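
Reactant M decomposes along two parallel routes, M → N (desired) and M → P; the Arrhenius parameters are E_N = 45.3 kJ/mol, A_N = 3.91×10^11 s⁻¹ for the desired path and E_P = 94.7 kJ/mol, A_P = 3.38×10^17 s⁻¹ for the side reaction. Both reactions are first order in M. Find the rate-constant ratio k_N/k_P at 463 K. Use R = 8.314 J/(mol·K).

0.433

With equal orders, S_{N/P} = k_N/k_P = (A_N/A_P)·exp[(E_P−E_N)/(RT)].
(E_P−E_N)/(RT) = (94.7−45.3)×10³/(8.314×463) = 49400/3849 = 12.83.
k_N/k_P = (3.91×10^11/3.38×10^17)·exp(12.83) = 1.157×10^-6 × 3.745×10^5 = 0.433.
Since E_N < E_P, lowering the temperature improves selectivity toward N.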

▶ **EXERCISE DIRECTIONS**: Transcribe every record exactly, keeping each line as it is.

▶ **EXERCISE ANSWER**:
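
Reactant M decomposes along two parallel routes, M → N (desired) and M → P; the Arrhenius parameters are E_N = 45.3 kJ/mol, A_N = 3.91×10^11 s⁻¹ for the desired path and E_P = 94.7 kJ/mol, A_P = 3.38×10^17 s⁻¹ for the side reaction. Both reactions are first order in M. Find the rate-constant ratio k_N/k_P at 463 K. Use R = 8.314 J/(mol·K).

0.433

With equal orders, S_{N/P} = k_N/k_P = (A_N/A_P)·exp[(E_P−E_N)/(RT)].
(E_P−E_N)/(RT) = (94.7−45.3)×10³/(8.314×463) = 49400/3849 = 12.83.
k_N/k_P = (3.91×10^11/3.38×10^17)·exp(12.83) = 1.157×10^-6 × 3.745×10^5 = 0.433.
Since E_N < E_P, lowering the temperature improves selectivity toward N.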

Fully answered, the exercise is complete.